Starting at the line that contains "Consider a hydraulic", output each line through the end of the data exactly, and nothing more.

--- PROVIDED DATA ---
• • • • • • •

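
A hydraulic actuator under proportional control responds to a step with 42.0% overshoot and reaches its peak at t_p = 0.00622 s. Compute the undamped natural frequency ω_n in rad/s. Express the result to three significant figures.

ω_n ≈ 524 rad/s

ζ from %OS: ζ = |ln 0.420|/√(π²+ln²0.420) = 0.266.
From t_p = π/ω_d, ω_d = π/0.00622 = 505 rad/s, so ω_n = ω_d/√(1−ζ²) = 524 rad/s.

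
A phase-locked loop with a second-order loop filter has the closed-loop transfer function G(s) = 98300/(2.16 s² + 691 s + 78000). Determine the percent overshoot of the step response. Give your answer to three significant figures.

Dividing through by 2.16: denominator becomes s² + 319.9 s + 36110.
So ω_n = √36110 = 190 rad/s and ζ = 319.9/(2·190) = 0.842.
%OS = 100 e^{−πζ/√(1−ζ²)} with ζ = 0.842 gives 0.746%.

%OS ≈ 0.746%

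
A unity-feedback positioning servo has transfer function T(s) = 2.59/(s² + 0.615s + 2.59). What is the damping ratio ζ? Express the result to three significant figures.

ζ ≈ 0.191

Comparing the denominator to s² + 2ζω_n s + ω_n²: ω_n = √2.59 = 1.61 rad/s, and 2ζω_n = 0.615 so ζ = 0.615/(2·1.61) = 0.191.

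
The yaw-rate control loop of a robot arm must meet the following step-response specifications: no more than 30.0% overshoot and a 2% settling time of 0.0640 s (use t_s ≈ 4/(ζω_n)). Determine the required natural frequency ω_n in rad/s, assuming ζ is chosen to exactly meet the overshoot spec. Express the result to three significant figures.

From %OS = 100·exp(−πζ/√(1−ζ²)), invert to get ζ = −ln(OS)/√(π² + ln²(OS)) with OS = 0.300.
−ln 0.300 = 1.204, so ζ = 1.204/√(π² + 1.450) = 0.358.
From t_s ≈ 4/(ζω_n): ω_n = 4/(ζ·t_s) = 4/(0.358·0.0640) = 175 rad/s.

ω_n ≈ 175 rad/s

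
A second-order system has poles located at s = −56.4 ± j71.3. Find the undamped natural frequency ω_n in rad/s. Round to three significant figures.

ω_n ≈ 90.9 rad/s

|pole| = ω_n = √(56.4² + 71.3²) = 90.9 rad/s; ζ = cos θ = σ/ω_n = 0.620.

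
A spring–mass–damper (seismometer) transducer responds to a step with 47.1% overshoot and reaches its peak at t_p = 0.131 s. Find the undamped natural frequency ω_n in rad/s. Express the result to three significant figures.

From the overshoot, ζ = −ln(OS)/√(π²+ln²(OS)) = 0.233.
From t_p = π/ω_d, ω_d = π/0.131 = 24.0 rad/s, so ω_n = ω_d/√(1−ζ²) = 24.7 rad/s.

ω_n ≈ 24.7 rad/s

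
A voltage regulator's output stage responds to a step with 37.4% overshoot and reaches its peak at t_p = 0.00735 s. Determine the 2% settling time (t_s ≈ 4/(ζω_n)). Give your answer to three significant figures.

t_s ≈ 0.0299 s

The overshoot fixes ζ = −ln(OS)/√(π²+ln²(OS)) = 0.299.
t_p = π/ω_d ⇒ ω_d = 427 rad/s; then ω_n = ω_d/√(1−ζ²) = 448 rad/s.
t_s ≈ 4/(ζω_n) = 4/(0.299·448) = 0.0299 s.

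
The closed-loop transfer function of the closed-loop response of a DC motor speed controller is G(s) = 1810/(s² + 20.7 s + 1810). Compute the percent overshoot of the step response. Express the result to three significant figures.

%OS ≈ 45.5%

Matching coefficients with s² + 2ζω_n s + ω_n² gives ω_n² = 1810 ⇒ ω_n = 42.5 rad/s, and ζ = 20.7/(2ω_n) = 0.243.
Overshoot: exp(−π·0.243/√(1−0.243²)) = 0.455, i.e. 45.5%.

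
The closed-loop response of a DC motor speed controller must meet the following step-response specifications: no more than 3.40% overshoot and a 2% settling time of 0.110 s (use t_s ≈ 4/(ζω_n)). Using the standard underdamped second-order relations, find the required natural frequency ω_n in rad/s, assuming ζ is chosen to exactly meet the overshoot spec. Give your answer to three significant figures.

From %OS = 100·exp(−πζ/√(1−ζ²)), invert to get ζ = −ln(OS)/√(π² + ln²(OS)) with OS = 0.0340.
−ln 0.0340 = 3.381, so ζ = 3.381/√(π² + 11.43) = 0.733.
Then ω_n = 4/(ζ t_s) = 4/(0.733 × 0.110) = 49.6 rad/s.

ω_n ≈ 49.6 rad/s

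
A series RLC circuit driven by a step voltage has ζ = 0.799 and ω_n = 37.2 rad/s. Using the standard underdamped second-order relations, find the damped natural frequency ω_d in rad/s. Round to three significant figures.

ω_d = ω_n√(1−ζ²) = 37.2·√0.362 = 22.4 rad/s.

ω_d ≈ 22.4 rad/s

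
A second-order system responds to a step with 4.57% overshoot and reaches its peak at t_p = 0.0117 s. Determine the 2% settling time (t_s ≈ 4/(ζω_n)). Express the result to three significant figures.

The overshoot fixes ζ = −ln(OS)/√(π²+ln²(OS)) = 0.701.
From t_p = π/ω_d, ω_d = π/0.0117 = 269 rad/s, so ω_n = ω_d/√(1−ζ²) = 376 rad/s.
t_s ≈ 4/(ζω_n) = 4/(0.701·376) = 0.0152 s.

t_s ≈ 0.0152 s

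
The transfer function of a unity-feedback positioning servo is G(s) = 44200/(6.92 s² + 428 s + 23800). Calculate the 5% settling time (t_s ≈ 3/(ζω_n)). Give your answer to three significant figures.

t_s ≈ 0.0970 s

Dividing through by 6.92: denominator becomes s² + 61.85 s + 3439.
So ω_n = √3439 = 58.6 rad/s and ζ = 61.85/(2·58.6) = 0.527.
t_s ≈ 3/(ζω_n) = 0.0970 s.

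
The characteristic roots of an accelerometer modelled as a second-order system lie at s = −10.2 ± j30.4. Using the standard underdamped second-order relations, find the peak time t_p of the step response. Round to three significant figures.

t_p = π/ω_d with ω_d = 30.4 (the imaginary part), so t_p = 0.103 s.

t_p ≈ 0.103 s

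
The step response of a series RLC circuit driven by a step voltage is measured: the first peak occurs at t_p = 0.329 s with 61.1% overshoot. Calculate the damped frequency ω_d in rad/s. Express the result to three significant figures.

t_p = π/ω_d, so ω_d = π/0.329 = 9.55 rad/s.

ω_d ≈ 9.55 rad/s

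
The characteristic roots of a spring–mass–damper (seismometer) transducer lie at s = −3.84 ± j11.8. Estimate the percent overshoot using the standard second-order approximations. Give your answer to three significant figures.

%OS ≈ 36.0%

The poles are at −σ ± jω_d with σ = 3.84 and ω_d = 11.8, so ω_n = √(σ²+ω_d²) = 12.4 rad/s and ζ = σ/ω_n = 0.309.
%OS = 100 e^{−πζ/√(1−ζ²)} with ζ = 0.309 gives 36.0%.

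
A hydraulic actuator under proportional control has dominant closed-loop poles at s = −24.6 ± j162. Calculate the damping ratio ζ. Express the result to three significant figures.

With σ = 24.6, ω_d = 162: ω_n = √(σ²+ω_d²) = 164 rad/s, ζ = σ/ω_n = 0.150.

ζ ≈ 0.150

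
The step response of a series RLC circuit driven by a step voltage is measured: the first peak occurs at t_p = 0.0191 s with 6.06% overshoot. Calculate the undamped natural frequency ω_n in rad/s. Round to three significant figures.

The overshoot fixes ζ = −ln(OS)/√(π²+ln²(OS)) = 0.666.
t_p = π/ω_d ⇒ ω_d = 164 rad/s; then ω_n = ω_d/√(1−ζ²) = 220 rad/s.

ω_n ≈ 220 rad/s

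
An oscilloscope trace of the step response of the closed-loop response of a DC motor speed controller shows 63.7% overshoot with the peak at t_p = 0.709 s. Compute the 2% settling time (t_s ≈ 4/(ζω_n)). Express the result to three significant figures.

t_s ≈ 6.29 s

From the overshoot, ζ = −ln(OS)/√(π²+ln²(OS)) = 0.142.
From t_p = π/ω_d, ω_d = π/0.709 = 4.43 rad/s, so ω_n = ω_d/√(1−ζ²) = 4.48 rad/s.
t_s ≈ 4/(ζω_n) = 4/(0.142·4.48) = 6.29 s.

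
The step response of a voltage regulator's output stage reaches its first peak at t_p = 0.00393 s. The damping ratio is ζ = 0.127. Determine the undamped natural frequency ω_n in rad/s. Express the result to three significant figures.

ω_n ≈ 806 rad/s

Peak time t_p = π/ω_d, so ω_d = π/t_p = π/0.00393 = 799 rad/s.
ω_n = ω_d/√(1−ζ²) = 799/√0.984 = 806 rad/s.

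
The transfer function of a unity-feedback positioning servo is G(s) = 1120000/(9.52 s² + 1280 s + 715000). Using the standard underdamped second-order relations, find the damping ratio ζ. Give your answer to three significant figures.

Dividing through by 9.52: denominator becomes s² + 134.5 s + 75110.
So ω_n = √75110 = 274 rad/s and ζ = 134.5/(2·274) = 0.245.

ζ ≈ 0.245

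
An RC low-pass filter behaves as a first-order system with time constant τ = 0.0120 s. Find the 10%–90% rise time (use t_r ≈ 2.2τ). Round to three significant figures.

t_r ≈ 2.2τ = 0.0264 s.

t_r ≈ 0.0264 s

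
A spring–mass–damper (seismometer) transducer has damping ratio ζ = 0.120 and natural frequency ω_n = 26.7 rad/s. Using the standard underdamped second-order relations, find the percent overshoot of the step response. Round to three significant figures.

%OS ≈ 68.4%

For an underdamped second-order system, %OS = 100·exp(−πζ/√(1−ζ²)).
πζ/√(1−ζ²) = π·0.120/√(1−0.0144) = 0.3797, so %OS = 100·e^(−0.3797) = 68.4%.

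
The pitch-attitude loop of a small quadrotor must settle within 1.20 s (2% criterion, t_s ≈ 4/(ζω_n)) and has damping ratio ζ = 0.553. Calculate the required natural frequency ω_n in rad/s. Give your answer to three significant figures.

ω_n ≈ 6.03 rad/s

Rearranging t_s ≈ 4/(ζω_n) gives ω_n = 4/(ζ·t_s) = 4/(0.553 × 1.20) = 6.03 rad/s.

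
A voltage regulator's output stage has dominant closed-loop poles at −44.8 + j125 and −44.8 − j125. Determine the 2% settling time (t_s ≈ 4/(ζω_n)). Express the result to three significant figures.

t_s ≈ 0.0893 s

For poles at −σ ± jω_d, ζω_n = σ = 44.8, so t_s ≈ 4/σ = 0.0893 s.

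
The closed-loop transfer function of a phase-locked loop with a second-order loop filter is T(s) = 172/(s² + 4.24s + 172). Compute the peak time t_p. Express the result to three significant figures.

Matching coefficients with s² + 2ζω_n s + ω_n² gives ω_n² = 172 ⇒ ω_n = 13.1 rad/s, and ζ = 4.24/(2ω_n) = 0.162.
ω_d = 13.1·√(1 − 0.162²) = 12.9 rad/s. Then t_p = π/ω_d = 0.243 s.

t_p ≈ 0.243 s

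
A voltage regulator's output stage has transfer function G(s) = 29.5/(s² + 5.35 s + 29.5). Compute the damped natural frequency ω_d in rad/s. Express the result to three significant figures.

Comparing the denominator to s² + 2ζω_n s + ω_n²: ω_n = √29.5 = 5.43 rad/s, and 2ζω_n = 5.35 so ζ = 5.35/(2·5.43) = 0.493.
ω_d = 5.43·√(1 − 0.493²) = 4.73 rad/s.

ω_d ≈ 4.73 rad/s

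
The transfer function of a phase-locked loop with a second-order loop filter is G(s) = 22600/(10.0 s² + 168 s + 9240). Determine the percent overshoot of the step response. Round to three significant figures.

Dividing through by 10.0: denominator becomes s² + 16.80 s + 924.0.
So ω_n = √924.0 = 30.4 rad/s and ζ = 16.80/(2·30.4) = 0.276.
%OS = 100·exp(−πζ/√(1−ζ²)) = 40.5%.

%OS ≈ 40.5%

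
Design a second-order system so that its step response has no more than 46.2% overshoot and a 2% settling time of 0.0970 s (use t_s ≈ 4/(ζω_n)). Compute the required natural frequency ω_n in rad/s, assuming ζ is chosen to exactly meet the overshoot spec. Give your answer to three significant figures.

ω_n ≈ 173 rad/s

Inverting the overshoot relation: ζ = |ln 0.462|/√(π² + ln²0.462) = 0.239.
Then ω_n = 4/(ζ t_s) = 4/(0.239 × 0.0970) = 173 rad/s.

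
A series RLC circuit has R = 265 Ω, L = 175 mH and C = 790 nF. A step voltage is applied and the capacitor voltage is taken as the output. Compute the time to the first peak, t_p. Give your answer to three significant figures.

For a series RLC circuit (capacitor voltage as output), ω_n = 1/√(LC) = 1/√(175 mH · 790 nF) = 2690 rad/s.
ζ = (R/2)·√(C/L) = (265/2)·√(790 nF/175 mH) = 0.282.
The damped frequency ω_d = ω_n√(1−ζ²) = 2580 rad/s. t_p = π/ω_d = 0.00122 s.

t_p ≈ 0.00122 s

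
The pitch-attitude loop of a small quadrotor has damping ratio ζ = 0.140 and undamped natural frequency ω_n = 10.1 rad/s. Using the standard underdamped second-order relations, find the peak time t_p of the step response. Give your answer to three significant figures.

The damped frequency is ω_d = ω_n√(1−ζ²) = 10.1·√(1−0.0196) = 10.0 rad/s.
Peak time t_p = π/ω_d = π/10.0 = 0.314 s.

t_p ≈ 0.314 s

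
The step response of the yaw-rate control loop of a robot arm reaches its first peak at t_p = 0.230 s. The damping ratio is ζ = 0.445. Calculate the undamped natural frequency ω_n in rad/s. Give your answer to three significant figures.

Peak time t_p = π/ω_d, so ω_d = π/t_p = π/0.230 = 13.7 rad/s.
ω_n = ω_d/√(1−ζ²) = 13.7/√0.802 = 15.3 rad/s.

ω_n ≈ 15.3 rad/s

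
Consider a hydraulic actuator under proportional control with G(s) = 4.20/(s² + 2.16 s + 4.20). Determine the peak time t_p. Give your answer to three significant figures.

t_p ≈ 1.80 s

Comparing the denominator to s² + 2ζω_n s + ω_n²: ω_n = √4.20 = 2.05 rad/s, and 2ζω_n = 2.16 so ζ = 2.16/(2·2.05) = 0.527.
ω_d = 2.05·√(1 − 0.527²) = 1.74 rad/s. Then t_p = π/ω_d = 1.80 s.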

• • • • • • •

--- RESULT OF THIS TASK ---
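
Consider a hydraulic actuator under proportional control with G(s) = 4.20/(s² + 2.16 s + 4.20). Determine the peak time t_p. Give your answer to three significant figures.

t_p ≈ 1.80 s

Comparing the denominator to s² + 2ζω_n s + ω_n²: ω_n = √4.20 = 2.05 rad/s, and 2ζω_n = 2.16 so ζ = 2.16/(2·2.05) = 0.527.
ω_d = 2.05·√(1 − 0.527²) = 1.74 rad/s. Then t_p = π/ω_d = 1.80 s.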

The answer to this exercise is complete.